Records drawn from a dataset
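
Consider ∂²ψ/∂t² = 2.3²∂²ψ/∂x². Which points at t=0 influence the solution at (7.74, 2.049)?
Domain of dependence: [3.0273, 12.4527]. Signals travel at speed 2.3, so data within |x - 7.74| ≤ 2.3·2.049 = 4.7127 can reach the point.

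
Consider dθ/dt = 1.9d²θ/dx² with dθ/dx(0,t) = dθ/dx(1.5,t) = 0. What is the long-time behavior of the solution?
As t → ∞, θ → constant (steady state). Heat is conserved (no flux at boundaries); solution approaches the spatial average.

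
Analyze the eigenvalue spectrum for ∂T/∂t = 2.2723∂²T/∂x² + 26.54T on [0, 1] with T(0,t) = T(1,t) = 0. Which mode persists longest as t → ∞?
Eigenvalues: λₙ = 2.2723n²π²/1² - 26.54.
First three modes:
  n=1: λ₁ = 2.2723π² - 26.54 ≈ -4.113
  n=2: λ₂ = 9.0892π² - 26.54 ≈ 63.167
  n=3: λ₃ = 20.4507π² - 26.54 ≈ 175.3
Since 2.2723π² ≈ 22.427 < 26.54, λ₁ < 0.
The n=1 mode grows fastest (−λₙ is largest for n=1) → dominates.
Asymptotic: T ~ c₁ sin(πx/1) e^{4.113t} (exponential growth at rate −λ₁ ≈ 4.113).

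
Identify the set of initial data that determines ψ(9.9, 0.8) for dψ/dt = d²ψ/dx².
The entire real line. The heat equation has infinite propagation speed: any initial disturbance instantly affects all points (though exponentially small far away).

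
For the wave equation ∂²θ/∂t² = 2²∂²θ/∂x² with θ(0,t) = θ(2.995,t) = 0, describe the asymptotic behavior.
θ oscillates (no decay). Energy is conserved; the solution oscillates indefinitely as standing waves.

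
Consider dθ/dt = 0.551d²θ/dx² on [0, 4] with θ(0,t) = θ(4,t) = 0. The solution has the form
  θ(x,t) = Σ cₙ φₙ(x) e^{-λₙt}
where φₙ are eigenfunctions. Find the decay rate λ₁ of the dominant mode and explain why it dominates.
Eigenvalues: λₙ = 0.551n²π²/4².
First three modes:
  n=1: λ₁ = 0.551π²/4² ≈ 0.34
  n=2: λ₂ = 2.204π²/4² ≈ 1.36 (4× faster decay)
  n=3: λ₃ = 4.959π²/4² ≈ 3.059 (9× faster decay)
As t → ∞, higher modes decay exponentially faster. The n=1 mode dominates: θ ~ c₁ sin(πx/4) e^{-λ₁t}.
Decay rate: λ₁ = 0.551π²/4² ≈ 0.34.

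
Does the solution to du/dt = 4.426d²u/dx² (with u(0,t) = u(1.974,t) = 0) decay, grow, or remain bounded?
u → 0. Heat diffuses out through both boundaries.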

• Task
Restating all of the data exactly is the whole task.

• Solution for this task
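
Consider ∂²ψ/∂t² = 2.3²∂²ψ/∂x². Which points at t=0 influence the solution at (7.74, 2.049)?
Domain of dependence: [3.0273, 12.4527]. Signals travel at speed 2.3, so data within |x - 7.74| ≤ 2.3·2.049 = 4.7127 can reach the point.

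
Consider dθ/dt = 1.9d²θ/dx² with dθ/dx(0,t) = dθ/dx(1.5,t) = 0. What is the long-time behavior of the solution?
As t → ∞, θ → constant (steady state). Heat is conserved (no flux at boundaries); solution approaches the spatial average.

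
Analyze the eigenvalue spectrum for ∂T/∂t = 2.2723∂²T/∂x² + 26.54T on [0, 1] with T(0,t) = T(1,t) = 0. Which mode persists longest as t → ∞?
Eigenvalues: λₙ = 2.2723n²π²/1² - 26.54.
First three modes:
  n=1: λ₁ = 2.2723π² - 26.54 ≈ -4.113
  n=2: λ₂ = 9.0892π² - 26.54 ≈ 63.167
  n=3: λ₃ = 20.4507π² - 26.54 ≈ 175.3
Since 2.2723π² ≈ 22.427 < 26.54, λ₁ < 0.
The n=1 mode grows fastest (−λₙ is largest for n=1) → dominates.
Asymptotic: T ~ c₁ sin(πx/1) e^{4.113t} (exponential growth at rate −λ₁ ≈ 4.113).

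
Identify the set of initial data that determines ψ(9.9, 0.8) for dψ/dt = d²ψ/dx².
The entire real line. The heat equation has infinite propagation speed: any initial disturbance instantly affects all points (though exponentially small far away).

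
For the wave equation ∂²θ/∂t² = 2²∂²θ/∂x² with θ(0,t) = θ(2.995,t) = 0, describe the asymptotic behavior.
θ oscillates (no decay). Energy is conserved; the solution oscillates indefinitely as standing waves.

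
Consider dθ/dt = 0.551d²θ/dx² on [0, 4] with θ(0,t) = θ(4,t) = 0. The solution has the form
  θ(x,t) = Σ cₙ φₙ(x) e^{-λₙt}
where φₙ are eigenfunctions. Find the decay rate λ₁ of the dominant mode and explain why it dominates.
Eigenvalues: λₙ = 0.551n²π²/4².
First three modes:
  n=1: λ₁ = 0.551π²/4² ≈ 0.34
  n=2: λ₂ = 2.204π²/4² ≈ 1.36 (4× faster decay)
  n=3: λ₃ = 4.959π²/4² ≈ 3.059 (9× faster decay)
As t → ∞, higher modes decay exponentially faster. The n=1 mode dominates: θ ~ c₁ sin(πx/4) e^{-λ₁t}.
Decay rate: λ₁ = 0.551π²/4² ≈ 0.34.

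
Does the solution to du/dt = 4.426d²u/dx² (with u(0,t) = u(1.974,t) = 0) decay, grow, or remain bounded?
u → 0. Heat diffuses out through both boundaries.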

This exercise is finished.